Answer with a bare number: the count of lines in the records below that have the word "sqrt".
(MATERIAL TO PROCESS Opens)
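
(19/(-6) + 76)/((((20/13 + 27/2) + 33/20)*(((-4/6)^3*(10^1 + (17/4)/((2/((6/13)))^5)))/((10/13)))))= -1.13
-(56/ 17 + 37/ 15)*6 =-2938/ 85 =-34.56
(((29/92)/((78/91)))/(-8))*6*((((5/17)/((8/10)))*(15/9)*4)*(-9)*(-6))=-228375/6256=-36.50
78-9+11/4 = 287/4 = 71.75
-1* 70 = -70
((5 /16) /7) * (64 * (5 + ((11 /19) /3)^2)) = 46760 /3249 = 14.39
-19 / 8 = -2.38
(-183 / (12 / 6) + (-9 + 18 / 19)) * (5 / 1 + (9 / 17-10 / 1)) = 7566 / 17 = 445.06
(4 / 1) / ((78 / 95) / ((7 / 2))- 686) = -1330 / 228017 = -0.01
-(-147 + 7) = 140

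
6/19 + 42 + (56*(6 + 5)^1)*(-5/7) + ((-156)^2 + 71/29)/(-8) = -15163477/4408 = -3439.99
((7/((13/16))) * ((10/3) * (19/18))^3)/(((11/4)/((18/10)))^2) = 61456640/382239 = 160.78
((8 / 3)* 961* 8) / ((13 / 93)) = 1906624 / 13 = 146663.38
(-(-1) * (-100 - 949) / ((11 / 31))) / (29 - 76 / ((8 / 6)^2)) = 130076 / 605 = 215.00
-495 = -495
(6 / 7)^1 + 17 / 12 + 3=443 / 84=5.27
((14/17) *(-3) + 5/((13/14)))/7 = 92/221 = 0.42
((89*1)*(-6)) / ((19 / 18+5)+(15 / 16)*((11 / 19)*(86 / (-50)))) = -7305120 / 70069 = -104.26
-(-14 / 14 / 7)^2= -1 / 49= -0.02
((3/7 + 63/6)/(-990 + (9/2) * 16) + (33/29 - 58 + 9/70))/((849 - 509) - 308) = -98737/55680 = -1.77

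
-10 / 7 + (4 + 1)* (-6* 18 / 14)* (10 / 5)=-550 / 7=-78.57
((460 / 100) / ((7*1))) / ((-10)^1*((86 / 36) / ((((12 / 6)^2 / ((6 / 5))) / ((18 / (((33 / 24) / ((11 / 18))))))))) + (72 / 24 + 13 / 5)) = -69 / 5432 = -0.01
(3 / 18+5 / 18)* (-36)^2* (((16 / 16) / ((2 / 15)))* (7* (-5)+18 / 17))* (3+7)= -24926400 / 17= -1466258.82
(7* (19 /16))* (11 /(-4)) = -22.86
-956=-956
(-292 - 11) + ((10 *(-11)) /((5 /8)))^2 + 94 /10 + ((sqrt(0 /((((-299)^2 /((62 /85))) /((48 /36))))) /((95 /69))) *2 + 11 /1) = 153467 /5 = 30693.40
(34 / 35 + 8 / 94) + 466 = 768308 / 1645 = 467.06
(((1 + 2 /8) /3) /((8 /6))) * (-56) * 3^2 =-315 /2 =-157.50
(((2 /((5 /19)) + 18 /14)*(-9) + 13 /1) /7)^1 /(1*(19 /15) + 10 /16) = -56256 /11123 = -5.06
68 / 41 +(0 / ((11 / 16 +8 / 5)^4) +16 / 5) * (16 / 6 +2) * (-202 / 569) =-1274788 / 349935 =-3.64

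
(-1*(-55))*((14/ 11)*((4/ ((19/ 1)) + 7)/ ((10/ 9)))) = 8631/ 19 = 454.26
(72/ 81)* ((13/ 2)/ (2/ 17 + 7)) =884/ 1089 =0.81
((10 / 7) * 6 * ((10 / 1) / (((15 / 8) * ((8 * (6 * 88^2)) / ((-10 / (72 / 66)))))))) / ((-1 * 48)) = 25 / 1064448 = 0.00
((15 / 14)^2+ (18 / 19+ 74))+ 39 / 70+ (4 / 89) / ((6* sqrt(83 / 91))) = 2* sqrt(7553) / 22161+ 1427269 / 18620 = 76.66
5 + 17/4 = 37/4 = 9.25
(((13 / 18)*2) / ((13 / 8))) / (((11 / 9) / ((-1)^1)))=-8 / 11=-0.73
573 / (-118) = -573 / 118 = -4.86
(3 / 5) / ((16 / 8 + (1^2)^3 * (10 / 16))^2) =64 / 735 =0.09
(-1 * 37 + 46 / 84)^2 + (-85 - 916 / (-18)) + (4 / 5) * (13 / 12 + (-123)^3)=-1457650107 / 980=-1487398.07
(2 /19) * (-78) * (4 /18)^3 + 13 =59605 /4617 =12.91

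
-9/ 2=-4.50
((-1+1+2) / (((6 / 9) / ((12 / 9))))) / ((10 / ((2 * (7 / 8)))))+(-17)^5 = -14198563 / 10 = -1419856.30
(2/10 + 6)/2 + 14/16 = 159/40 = 3.98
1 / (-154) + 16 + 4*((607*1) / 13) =405931 / 2002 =202.76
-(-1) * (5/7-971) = -6792/7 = -970.29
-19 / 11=-1.73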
(MATERIAL TO PROCESS Closes)
### TASK SOLUTION
2